◆ WHAT THE EXERCISE ASKS ◆
Copy exactly the lines from the start of the data below through the one that carries "Answer: $131$", and only those.

• • •

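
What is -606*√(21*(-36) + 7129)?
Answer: -606*√6373 ≈ -48378.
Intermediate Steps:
-606*√(21*(-36) + 7129) = -606*√(-756 + 7129) = -606*√6373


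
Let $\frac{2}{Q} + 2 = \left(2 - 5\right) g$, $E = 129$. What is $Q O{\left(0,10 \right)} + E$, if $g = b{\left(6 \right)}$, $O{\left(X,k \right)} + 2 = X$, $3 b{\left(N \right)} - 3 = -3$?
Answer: $131$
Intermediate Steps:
$b{\left(N \right)} = 0$ ($b{\left(N \right)} = 1 + \frac{1}{3} \left(-3\right) = 1 - 1 = 0$)
$O{\left(X,k \right)} = -2 + X$
$g = 0$
$Q = -1$ ($Q = \frac{2}{-2 + \left(2 - 5\right) 0} = \frac{2}{-2 - 0} = \frac{2}{-2 + 0} = \frac{2}{-2} = 2 \left(- \frac{1}{2}\right) = -1$)
$Q O{\left(0,10 \right)} + E = - (-2 + 0) + 129 = \left(-1\right) \left(-2\right) + 129 = 2 + 129 = 131$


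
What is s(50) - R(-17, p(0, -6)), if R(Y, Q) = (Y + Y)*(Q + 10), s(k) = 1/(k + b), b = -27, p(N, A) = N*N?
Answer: 7821/23 ≈ 340.04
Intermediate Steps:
p(N, A) = N**2
s(k) = 1/(-27 + k) (s(k) = 1/(k - 27) = 1/(-27 + k))
R(Y, Q) = 2*Y*(10 + Q) (R(Y, Q) = (2*Y)*(10 + Q) = 2*Y*(10 + Q))
s(50) - R(-17, p(0, -6)) = 1/(-27 + 50) - 2*(-17)*(10 + 0**2) = 1/23 - 2*(-17)*(10 + 0) = 1/23 - 2*(-17)*10 = 1/23 - 1*(-340) = 1/23 + 340 = 7821/23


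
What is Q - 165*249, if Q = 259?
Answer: -40826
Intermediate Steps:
Q - 165*249 = 259 - 165*249 = 259 - 41085 = -40826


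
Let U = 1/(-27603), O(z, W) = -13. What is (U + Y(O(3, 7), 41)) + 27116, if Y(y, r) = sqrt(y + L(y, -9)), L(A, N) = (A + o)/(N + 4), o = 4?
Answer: 748482947/27603 + 2*I*sqrt(70)/5 ≈ 27116.0 + 3.3466*I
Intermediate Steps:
L(A, N) = (4 + A)/(4 + N) (L(A, N) = (A + 4)/(N + 4) = (4 + A)/(4 + N))
Y(y, r) = sqrt(-4/5 + 4*y/5) (Y(y, r) = sqrt(y + (4 + y)/(4 - 9)) = sqrt(y + (4 + y)/(-5)) = sqrt(y - (4 + y)/5) = sqrt(y + (-4/5 - y/5)) = sqrt(-4/5 + 4*y/5))
U = -1/27603 ≈ -3.6228e-5
(U + Y(O(3, 7), 41)) + 27116 = (-1/27603 + 2*sqrt(-5 + 5*(-13))/5) + 27116 = (-1/27603 + 2*sqrt(-5 - 65)/5) + 27116 = (-1/27603 + 2*sqrt(-70)/5) + 27116 = (-1/27603 + 2*(I*sqrt(70))/5) + 27116 = (-1/27603 + 2*I*sqrt(70)/5) + 27116 = 748482947/27603 + 2*I*sqrt(70)/5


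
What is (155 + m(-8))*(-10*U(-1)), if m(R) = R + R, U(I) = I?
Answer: 1390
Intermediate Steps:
m(R) = 2*R
(155 + m(-8))*(-10*U(-1)) = (155 + 2*(-8))*(-10*(-1)) = (155 - 16)*10 = 139*10 = 1390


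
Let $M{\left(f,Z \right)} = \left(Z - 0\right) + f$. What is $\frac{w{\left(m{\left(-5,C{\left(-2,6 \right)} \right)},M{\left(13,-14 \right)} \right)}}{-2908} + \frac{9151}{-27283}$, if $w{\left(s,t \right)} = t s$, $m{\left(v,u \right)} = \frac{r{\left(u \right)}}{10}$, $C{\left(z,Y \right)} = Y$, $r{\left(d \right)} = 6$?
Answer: $- \frac{132973691}{396694820} \approx -0.3352$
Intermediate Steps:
$M{\left(f,Z \right)} = Z + f$ ($M{\left(f,Z \right)} = \left(Z + 0\right) + f = Z + f$)
$m{\left(v,u \right)} = \frac{3}{5}$ ($m{\left(v,u \right)} = \frac{6}{10} = 6 \cdot \frac{1}{10} = \frac{3}{5}$)
$w{\left(s,t \right)} = s t$
$\frac{w{\left(m{\left(-5,C{\left(-2,6 \right)} \right)},M{\left(13,-14 \right)} \right)}}{-2908} + \frac{9151}{-27283} = \frac{\frac{3}{5} \left(-14 + 13\right)}{-2908} + \frac{9151}{-27283} = \frac{3}{5} \left(-1\right) \left(- \frac{1}{2908}\right) + 9151 \left(- \frac{1}{27283}\right) = \left(- \frac{3}{5}\right) \left(- \frac{1}{2908}\right) - \frac{9151}{27283} = \frac{3}{14540} - \frac{9151}{27283} = - \frac{132973691}{396694820}$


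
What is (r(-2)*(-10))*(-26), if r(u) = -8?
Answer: -2080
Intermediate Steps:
(r(-2)*(-10))*(-26) = -8*(-10)*(-26) = 80*(-26) = -2080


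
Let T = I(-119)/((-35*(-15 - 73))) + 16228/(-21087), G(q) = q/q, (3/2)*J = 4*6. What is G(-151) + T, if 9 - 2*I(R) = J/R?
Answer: 325887539/1405237680 ≈ 0.23191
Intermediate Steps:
J = 16 (J = 2*(4*6)/3 = (2/3)*24 = 16)
G(q) = 1
I(R) = 9/2 - 8/R
T = -1079350141/1405237680 (T = (9/2 - 8/(-119))/((-35*(-15 - 73))) + 16228/(-21087) = (9/2 - 8*(-1/119))/((-35*(-88))) + 16228*(-1/21087) = (9/2 + 8/119)/3080 - 16228/21087 = (1087/238)*(1/3080) - 16228/21087 = 1087/733040 - 16228/21087 = -1079350141/1405237680 ≈ -0.76809)
G(-151) + T = 1 - 1079350141/1405237680 = 325887539/1405237680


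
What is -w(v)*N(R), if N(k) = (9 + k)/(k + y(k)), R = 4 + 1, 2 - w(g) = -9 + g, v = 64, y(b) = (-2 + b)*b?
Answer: 371/10 ≈ 37.100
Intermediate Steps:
y(b) = b*(-2 + b)
w(g) = 11 - g (w(g) = 2 - (-9 + g) = 2 + (9 - g) = 11 - g)
R = 5
N(k) = (9 + k)/(k + k*(-2 + k))
-w(v)*N(R) = -(11 - 1*64)*(9 + 5)/(5*(-1 + 5)) = -(11 - 64)*(⅕)*14/4 = -(-53)*(⅕)*(¼)*14 = -(-53)*7/10 = -1*(-371/10) = 371/10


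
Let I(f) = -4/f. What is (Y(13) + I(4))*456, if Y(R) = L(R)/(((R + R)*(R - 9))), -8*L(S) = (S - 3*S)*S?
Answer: -1083/4 ≈ -270.75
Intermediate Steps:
L(S) = S**2/4 (L(S) = -(S - 3*S)*S/8 = -(-2*S)*S/8 = -(-1)*S**2/4 = S**2/4)
Y(R) = R/(8*(-9 + R)) (Y(R) = (R**2/4)/(((R + R)*(R - 9))) = (R**2/4)/(((2*R)*(-9 + R))) = (R**2/4)/((2*R*(-9 + R))) = (R**2/4)*(1/(2*R*(-9 + R))) = R/(8*(-9 + R)))
(Y(13) + I(4))*456 = ((1/8)*13/(-9 + 13) - 4/4)*456 = ((1/8)*13/4 - 4*1/4)*456 = ((1/8)*13*(1/4) - 1)*456 = (13/32 - 1)*456 = -19/32*456 = -1083/4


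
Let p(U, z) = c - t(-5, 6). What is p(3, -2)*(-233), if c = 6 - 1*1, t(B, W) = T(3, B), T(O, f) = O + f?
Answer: -1631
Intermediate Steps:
t(B, W) = 3 + B
c = 5 (c = 6 - 1 = 5)
p(U, z) = 7 (p(U, z) = 5 - (3 - 5) = 5 - 1*(-2) = 5 + 2 = 7)
p(3, -2)*(-233) = 7*(-233) = -1631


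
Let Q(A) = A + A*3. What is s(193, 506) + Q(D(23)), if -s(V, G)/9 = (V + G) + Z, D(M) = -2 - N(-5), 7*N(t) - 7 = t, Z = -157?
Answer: -34210/7 ≈ -4887.1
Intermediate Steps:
N(t) = 1 + t/7
D(M) = -16/7 (D(M) = -2 - (1 + (⅐)*(-5)) = -2 - (1 - 5/7) = -2 - 1*2/7 = -2 - 2/7 = -16/7)
s(V, G) = 1413 - 9*G - 9*V (s(V, G) = -9*((V + G) - 157) = -9*((G + V) - 157) = -9*(-157 + G + V) = 1413 - 9*G - 9*V)
Q(A) = 4*A (Q(A) = A + 3*A = 4*A)
s(193, 506) + Q(D(23)) = (1413 - 9*506 - 9*193) + 4*(-16/7) = (1413 - 4554 - 1737) - 64/7 = -4878 - 64/7 = -34210/7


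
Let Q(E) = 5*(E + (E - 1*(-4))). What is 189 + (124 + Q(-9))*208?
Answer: 11421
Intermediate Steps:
Q(E) = 20 + 10*E (Q(E) = 5*(E + (E + 4)) = 5*(E + (4 + E)) = 5*(4 + 2*E) = 20 + 10*E)
189 + (124 + Q(-9))*208 = 189 + (124 + (20 + 10*(-9)))*208 = 189 + (124 + (20 - 90))*208 = 189 + (124 - 70)*208 = 189 + 54*208 = 189 + 11232 = 11421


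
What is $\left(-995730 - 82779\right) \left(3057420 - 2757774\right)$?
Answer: $-323170907814$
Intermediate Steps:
$\left(-995730 - 82779\right) \left(3057420 - 2757774\right) = \left(-1078509\right) 299646 = -323170907814$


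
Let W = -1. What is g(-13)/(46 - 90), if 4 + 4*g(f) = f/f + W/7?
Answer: 1/56 ≈ 0.017857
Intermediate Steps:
g(f) = -11/14 (g(f) = -1 + (f/f - 1/7)/4 = -1 + (1 - 1*1/7)/4 = -1 + (1 - 1/7)/4 = -1 + (1/4)*(6/7) = -1 + 3/14 = -11/14)
g(-13)/(46 - 90) = -11/(14*(46 - 90)) = -11/14/(-44) = -11/14*(-1/44) = 1/56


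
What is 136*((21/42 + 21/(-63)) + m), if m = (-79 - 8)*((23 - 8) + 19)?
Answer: -1206796/3 ≈ -4.0227e+5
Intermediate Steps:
m = -2958 (m = -87*(15 + 19) = -87*34 = -2958)
136*((21/42 + 21/(-63)) + m) = 136*((21/42 + 21/(-63)) - 2958) = 136*((21*(1/42) + 21*(-1/63)) - 2958) = 136*((1/2 - 1/3) - 2958) = 136*(1/6 - 2958) = 136*(-17747/6) = -1206796/3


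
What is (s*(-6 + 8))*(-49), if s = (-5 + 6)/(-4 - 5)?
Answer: 98/9 ≈ 10.889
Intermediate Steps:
s = -⅑ (s = 1/(-9) = 1*(-⅑) = -⅑ ≈ -0.11111)
(s*(-6 + 8))*(-49) = -(-6 + 8)/9*(-49) = -⅑*2*(-49) = -2/9*(-49) = 98/9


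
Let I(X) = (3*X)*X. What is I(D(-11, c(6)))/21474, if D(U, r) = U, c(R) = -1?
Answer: 121/7158 ≈ 0.016904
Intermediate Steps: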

• • •

◆ WRITTEN ANSWER ◆
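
What is -606*√(21*(-36) + 7129)?
Answer: -606*√6373 ≈ -48378.
Intermediate Steps:
-606*√(21*(-36) + 7129) = -606*√(-756 + 7129) = -606*√6373


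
Let $\frac{2}{Q} + 2 = \left(2 - 5\right) g$, $E = 129$. What is $Q O{\left(0,10 \right)} + E$, if $g = b{\left(6 \right)}$, $O{\left(X,k \right)} + 2 = X$, $3 b{\left(N \right)} - 3 = -3$?
Answer: $131$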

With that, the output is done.